_What is required_
Filter the entries for lines with the word "function".

****************

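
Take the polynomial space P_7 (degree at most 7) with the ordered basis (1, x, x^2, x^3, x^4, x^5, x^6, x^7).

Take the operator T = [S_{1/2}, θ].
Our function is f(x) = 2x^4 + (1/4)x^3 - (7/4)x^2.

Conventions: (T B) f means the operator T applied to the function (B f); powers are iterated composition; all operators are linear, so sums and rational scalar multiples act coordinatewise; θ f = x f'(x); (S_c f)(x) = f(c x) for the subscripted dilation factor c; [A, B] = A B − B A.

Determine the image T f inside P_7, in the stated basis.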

****************

_Written response_
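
Our function is f(x) = 2x^4 + (1/4)x^3 - (7/4)x^2.
Conventions: (T B) f means the operator T applied to the function (B f); powers are iterated composition; all operators are linear, so sums and rational scalar multiples act coordinatewise; θ f = x f'(x); (S_c f)(x) = f(c x) for the subscripted dilation factor c; [A, B] = A B − B A.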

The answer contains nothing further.